-- Opening Marker --

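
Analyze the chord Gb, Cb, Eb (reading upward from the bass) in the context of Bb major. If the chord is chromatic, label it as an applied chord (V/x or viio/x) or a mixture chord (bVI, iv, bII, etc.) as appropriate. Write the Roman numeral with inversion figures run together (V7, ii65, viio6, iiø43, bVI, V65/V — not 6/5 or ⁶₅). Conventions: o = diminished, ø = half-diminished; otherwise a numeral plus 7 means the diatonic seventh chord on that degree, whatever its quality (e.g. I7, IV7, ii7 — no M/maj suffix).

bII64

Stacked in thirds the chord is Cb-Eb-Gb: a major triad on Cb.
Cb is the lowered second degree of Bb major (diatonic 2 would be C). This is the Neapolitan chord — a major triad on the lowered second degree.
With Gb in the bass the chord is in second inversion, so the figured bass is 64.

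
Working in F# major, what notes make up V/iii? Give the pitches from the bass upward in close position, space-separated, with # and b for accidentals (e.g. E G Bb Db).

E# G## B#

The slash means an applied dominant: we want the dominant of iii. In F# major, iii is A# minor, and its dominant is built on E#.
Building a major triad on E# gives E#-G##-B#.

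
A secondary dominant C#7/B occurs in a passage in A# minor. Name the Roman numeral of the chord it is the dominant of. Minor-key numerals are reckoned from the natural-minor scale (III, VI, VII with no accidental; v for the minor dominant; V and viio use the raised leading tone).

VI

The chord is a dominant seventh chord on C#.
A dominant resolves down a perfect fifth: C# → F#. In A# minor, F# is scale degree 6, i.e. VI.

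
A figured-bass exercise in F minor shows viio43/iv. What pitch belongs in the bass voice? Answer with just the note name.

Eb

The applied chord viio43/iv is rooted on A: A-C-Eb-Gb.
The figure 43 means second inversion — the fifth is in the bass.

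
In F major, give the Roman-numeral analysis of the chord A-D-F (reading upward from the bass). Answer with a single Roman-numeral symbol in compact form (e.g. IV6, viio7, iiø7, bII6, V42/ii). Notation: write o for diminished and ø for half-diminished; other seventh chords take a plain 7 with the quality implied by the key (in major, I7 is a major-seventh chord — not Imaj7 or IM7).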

-- Closing Marker --

» **Exercise directions**:
Each line above is to be restated exactly as it stands.

» **Result for this task**:
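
Analyze the chord Gb, Cb, Eb (reading upward from the bass) in the context of Bb major. If the chord is chromatic, label it as an applied chord (V/x or viio/x) or a mixture chord (bVI, iv, bII, etc.) as appropriate. Write the Roman numeral with inversion figures run together (V7, ii65, viio6, iiø43, bVI, V65/V — not 6/5 or ⁶₅). Conventions: o = diminished, ø = half-diminished; otherwise a numeral plus 7 means the diatonic seventh chord on that degree, whatever its quality (e.g. I7, IV7, ii7 — no M/maj suffix).

bII64

Stacked in thirds the chord is Cb-Eb-Gb: a major triad on Cb.
Cb is the lowered second degree of Bb major (diatonic 2 would be C). This is the Neapolitan chord — a major triad on the lowered second degree.
With Gb in the bass the chord is in second inversion, so the figured bass is 64.

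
Working in F# major, what notes make up V/iii? Give the pitches from the bass upward in close position, space-separated, with # and b for accidentals (e.g. E G Bb Db).

E# G## B#

The slash means an applied dominant: we want the dominant of iii. In F# major, iii is A# minor, and its dominant is built on E#.
Building a major triad on E# gives E#-G##-B#.

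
A secondary dominant C#7/B occurs in a passage in A# minor. Name the Roman numeral of the chord it is the dominant of. Minor-key numerals are reckoned from the natural-minor scale (III, VI, VII with no accidental; v for the minor dominant; V and viio use the raised leading tone).

VI

The chord is a dominant seventh chord on C#.
A dominant resolves down a perfect fifth: C# → F#. In A# minor, F# is scale degree 6, i.e. VI.

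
A figured-bass exercise in F minor shows viio43/iv. What pitch belongs in the bass voice? Answer with just the note name.

Eb

The applied chord viio43/iv is rooted on A: A-C-Eb-Gb.
The figure 43 means second inversion — the fifth is in the bass.

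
In F major, give the Roman-numeral analysis of the chord A-D-F (reading upward from the bass). Answer with a single Roman-numeral symbol in compact form (e.g. IV6, viio7, iiø7, bII6, V42/ii). Notation: write o for diminished and ø for half-diminished; other seventh chords take a plain 7 with the quality implied by the key (in major, I7 is a major-seventh chord — not Imaj7 or IM7).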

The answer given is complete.